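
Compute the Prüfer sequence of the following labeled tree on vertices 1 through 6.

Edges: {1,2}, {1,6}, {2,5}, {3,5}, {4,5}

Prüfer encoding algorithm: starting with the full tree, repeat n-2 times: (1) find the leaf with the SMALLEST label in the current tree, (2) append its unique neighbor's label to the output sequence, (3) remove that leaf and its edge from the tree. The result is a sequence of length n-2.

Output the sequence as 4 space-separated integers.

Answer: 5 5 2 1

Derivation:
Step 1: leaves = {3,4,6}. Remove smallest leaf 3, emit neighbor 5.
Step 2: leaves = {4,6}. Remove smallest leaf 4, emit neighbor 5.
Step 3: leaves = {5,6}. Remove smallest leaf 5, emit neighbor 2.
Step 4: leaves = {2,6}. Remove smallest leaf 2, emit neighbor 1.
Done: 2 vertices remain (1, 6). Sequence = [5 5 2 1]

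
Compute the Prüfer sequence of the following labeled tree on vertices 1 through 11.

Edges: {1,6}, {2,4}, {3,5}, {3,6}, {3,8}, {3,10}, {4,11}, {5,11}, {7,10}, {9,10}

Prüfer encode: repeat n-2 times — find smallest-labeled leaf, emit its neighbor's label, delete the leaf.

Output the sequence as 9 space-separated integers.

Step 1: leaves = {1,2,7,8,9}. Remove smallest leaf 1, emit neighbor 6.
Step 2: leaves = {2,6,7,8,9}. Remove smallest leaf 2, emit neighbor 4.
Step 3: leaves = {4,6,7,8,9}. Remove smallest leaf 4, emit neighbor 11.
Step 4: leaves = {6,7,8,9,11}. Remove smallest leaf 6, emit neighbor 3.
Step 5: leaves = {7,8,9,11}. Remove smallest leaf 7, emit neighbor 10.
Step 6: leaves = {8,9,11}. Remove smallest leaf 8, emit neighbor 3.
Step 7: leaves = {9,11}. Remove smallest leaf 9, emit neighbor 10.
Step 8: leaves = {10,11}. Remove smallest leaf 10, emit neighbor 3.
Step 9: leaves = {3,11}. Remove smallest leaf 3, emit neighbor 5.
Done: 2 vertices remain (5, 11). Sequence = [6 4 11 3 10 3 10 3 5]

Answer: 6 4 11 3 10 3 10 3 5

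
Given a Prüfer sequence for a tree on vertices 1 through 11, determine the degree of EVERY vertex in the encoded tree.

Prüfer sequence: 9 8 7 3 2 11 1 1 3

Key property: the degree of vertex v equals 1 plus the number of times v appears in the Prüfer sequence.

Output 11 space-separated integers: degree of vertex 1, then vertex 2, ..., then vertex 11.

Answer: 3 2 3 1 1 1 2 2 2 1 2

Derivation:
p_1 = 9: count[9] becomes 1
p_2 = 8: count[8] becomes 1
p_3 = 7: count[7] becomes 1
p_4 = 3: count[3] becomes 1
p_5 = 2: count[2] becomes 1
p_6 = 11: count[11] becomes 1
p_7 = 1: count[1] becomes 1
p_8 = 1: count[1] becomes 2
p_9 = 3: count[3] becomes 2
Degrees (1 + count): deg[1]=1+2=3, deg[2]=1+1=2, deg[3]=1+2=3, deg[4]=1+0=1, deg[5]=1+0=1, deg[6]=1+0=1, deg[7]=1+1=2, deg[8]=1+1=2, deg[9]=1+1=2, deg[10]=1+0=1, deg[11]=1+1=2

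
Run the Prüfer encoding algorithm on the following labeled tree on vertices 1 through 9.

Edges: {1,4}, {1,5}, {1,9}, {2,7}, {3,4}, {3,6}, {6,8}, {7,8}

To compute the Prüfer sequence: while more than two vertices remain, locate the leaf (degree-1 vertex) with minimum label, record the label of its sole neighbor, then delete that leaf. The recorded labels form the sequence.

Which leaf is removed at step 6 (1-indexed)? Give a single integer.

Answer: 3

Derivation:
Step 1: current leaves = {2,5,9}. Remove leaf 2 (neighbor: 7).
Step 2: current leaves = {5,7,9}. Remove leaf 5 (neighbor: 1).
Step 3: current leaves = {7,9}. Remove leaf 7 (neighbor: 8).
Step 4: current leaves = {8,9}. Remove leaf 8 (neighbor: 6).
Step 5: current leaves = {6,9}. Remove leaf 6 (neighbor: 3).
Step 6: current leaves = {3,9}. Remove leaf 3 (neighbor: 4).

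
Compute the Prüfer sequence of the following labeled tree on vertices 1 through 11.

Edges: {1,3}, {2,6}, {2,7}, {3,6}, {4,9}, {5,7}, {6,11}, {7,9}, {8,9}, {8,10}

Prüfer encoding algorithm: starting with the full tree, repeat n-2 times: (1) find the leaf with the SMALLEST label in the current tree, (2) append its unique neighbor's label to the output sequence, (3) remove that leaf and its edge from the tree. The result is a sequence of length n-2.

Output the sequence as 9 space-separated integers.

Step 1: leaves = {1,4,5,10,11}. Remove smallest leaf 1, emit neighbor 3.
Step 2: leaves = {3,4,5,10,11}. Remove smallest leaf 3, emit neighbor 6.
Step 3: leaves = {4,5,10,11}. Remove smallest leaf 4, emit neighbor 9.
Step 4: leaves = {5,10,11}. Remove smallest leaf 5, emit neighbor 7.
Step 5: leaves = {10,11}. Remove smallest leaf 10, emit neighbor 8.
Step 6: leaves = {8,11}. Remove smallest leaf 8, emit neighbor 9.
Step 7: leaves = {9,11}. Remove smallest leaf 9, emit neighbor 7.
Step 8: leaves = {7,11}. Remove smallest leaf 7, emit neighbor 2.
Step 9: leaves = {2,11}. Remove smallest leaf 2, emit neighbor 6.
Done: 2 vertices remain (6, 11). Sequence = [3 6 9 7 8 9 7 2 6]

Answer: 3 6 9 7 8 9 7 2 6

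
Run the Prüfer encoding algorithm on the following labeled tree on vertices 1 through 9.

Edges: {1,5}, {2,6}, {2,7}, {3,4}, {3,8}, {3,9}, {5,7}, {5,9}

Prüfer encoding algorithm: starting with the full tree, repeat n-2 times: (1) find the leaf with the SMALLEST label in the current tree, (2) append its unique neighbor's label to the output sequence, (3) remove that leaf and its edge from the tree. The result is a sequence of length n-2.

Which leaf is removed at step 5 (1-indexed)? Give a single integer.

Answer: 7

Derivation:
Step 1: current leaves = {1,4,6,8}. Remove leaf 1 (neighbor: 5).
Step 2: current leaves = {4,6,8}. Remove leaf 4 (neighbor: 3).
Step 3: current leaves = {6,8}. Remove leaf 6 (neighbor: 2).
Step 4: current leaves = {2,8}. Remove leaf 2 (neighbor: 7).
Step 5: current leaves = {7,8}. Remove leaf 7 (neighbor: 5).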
· · · ·
How to complete this task:
If a line falls between the first line of the entries and the line containing "Prüfer encode: repeat", or is one of those two, restate it word for word; leave all other lines out.

Solution to the exercise:
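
Compute the Prüfer sequence of the following labeled tree on vertices 1 through 6.

Edges: {1,2}, {1,6}, {2,5}, {3,5}, {4,5}

Prüfer encoding algorithm: starting with the full tree, repeat n-2 times: (1) find the leaf with the SMALLEST label in the current tree, (2) append its unique neighbor's label to the output sequence, (3) remove that leaf and its edge from the tree. The result is a sequence of length n-2.

Output the sequence as 4 space-separated integers.

Answer: 5 5 2 1

Derivation:
Step 1: leaves = {3,4,6}. Remove smallest leaf 3, emit neighbor 5.
Step 2: leaves = {4,6}. Remove smallest leaf 4, emit neighbor 5.
Step 3: leaves = {5,6}. Remove smallest leaf 5, emit neighbor 2.
Step 4: leaves = {2,6}. Remove smallest leaf 2, emit neighbor 1.
Done: 2 vertices remain (1, 6). Sequence = [5 5 2 1]

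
Compute the Prüfer sequence of the following labeled tree on vertices 1 through 11.

Edges: {1,6}, {2,4}, {3,5}, {3,6}, {3,8}, {3,10}, {4,11}, {5,11}, {7,10}, {9,10}

Prüfer encode: repeat n-2 times — find smallest-labeled leaf, emit its neighbor's label, delete the leaf.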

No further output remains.